** Opening Data extract block **

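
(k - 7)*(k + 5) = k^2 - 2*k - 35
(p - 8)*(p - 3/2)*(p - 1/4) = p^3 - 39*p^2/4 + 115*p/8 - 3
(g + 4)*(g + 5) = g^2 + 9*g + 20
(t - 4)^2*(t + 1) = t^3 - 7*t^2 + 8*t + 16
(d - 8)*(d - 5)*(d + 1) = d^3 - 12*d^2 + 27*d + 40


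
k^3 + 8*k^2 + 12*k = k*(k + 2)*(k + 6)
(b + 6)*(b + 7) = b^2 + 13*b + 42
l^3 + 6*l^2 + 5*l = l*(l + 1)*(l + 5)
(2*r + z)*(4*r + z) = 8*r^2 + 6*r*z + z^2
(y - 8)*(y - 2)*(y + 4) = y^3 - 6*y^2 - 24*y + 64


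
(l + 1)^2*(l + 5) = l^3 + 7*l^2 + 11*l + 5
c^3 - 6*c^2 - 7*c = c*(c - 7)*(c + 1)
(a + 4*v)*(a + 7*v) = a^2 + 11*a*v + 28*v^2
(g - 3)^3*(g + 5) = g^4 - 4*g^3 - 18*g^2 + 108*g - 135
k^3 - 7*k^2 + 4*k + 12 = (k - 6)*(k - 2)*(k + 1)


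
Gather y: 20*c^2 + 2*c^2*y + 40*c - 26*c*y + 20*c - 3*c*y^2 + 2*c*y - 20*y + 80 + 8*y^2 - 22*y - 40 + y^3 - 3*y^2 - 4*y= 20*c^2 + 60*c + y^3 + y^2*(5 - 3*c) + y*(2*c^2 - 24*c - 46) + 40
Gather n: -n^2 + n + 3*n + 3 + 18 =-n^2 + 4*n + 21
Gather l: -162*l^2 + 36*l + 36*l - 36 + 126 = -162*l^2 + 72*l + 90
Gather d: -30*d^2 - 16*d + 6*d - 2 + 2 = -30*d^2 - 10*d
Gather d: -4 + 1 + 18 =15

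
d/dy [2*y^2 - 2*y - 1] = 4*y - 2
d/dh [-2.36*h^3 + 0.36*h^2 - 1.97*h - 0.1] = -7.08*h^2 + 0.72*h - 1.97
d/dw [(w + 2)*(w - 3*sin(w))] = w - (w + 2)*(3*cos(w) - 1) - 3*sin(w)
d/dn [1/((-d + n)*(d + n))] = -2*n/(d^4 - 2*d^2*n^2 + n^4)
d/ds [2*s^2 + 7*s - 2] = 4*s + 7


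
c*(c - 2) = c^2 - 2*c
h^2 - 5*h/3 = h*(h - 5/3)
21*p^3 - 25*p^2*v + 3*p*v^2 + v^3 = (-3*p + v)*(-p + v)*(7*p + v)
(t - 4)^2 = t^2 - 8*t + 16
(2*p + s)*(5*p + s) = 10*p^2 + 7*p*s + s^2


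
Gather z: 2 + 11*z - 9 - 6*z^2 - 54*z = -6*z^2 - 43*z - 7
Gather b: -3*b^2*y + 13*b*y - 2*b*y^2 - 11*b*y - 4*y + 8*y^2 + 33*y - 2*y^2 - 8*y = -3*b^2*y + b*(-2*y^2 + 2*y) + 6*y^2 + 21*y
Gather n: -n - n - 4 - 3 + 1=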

** Closing Data extract block **

Please reproduce the closing stretch of the records, from the line with "h^2 - 5*h/3 = h*(h - 5/3)" through the last line, exactly as it stands.

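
h^2 - 5*h/3 = h*(h - 5/3)
21*p^3 - 25*p^2*v + 3*p*v^2 + v^3 = (-3*p + v)*(-p + v)*(7*p + v)
(t - 4)^2 = t^2 - 8*t + 16
(2*p + s)*(5*p + s) = 10*p^2 + 7*p*s + s^2


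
Gather z: 2 + 11*z - 9 - 6*z^2 - 54*z = -6*z^2 - 43*z - 7
Gather b: -3*b^2*y + 13*b*y - 2*b*y^2 - 11*b*y - 4*y + 8*y^2 + 33*y - 2*y^2 - 8*y = -3*b^2*y + b*(-2*y^2 + 2*y) + 6*y^2 + 21*y
Gather n: -n - n - 4 - 3 + 1=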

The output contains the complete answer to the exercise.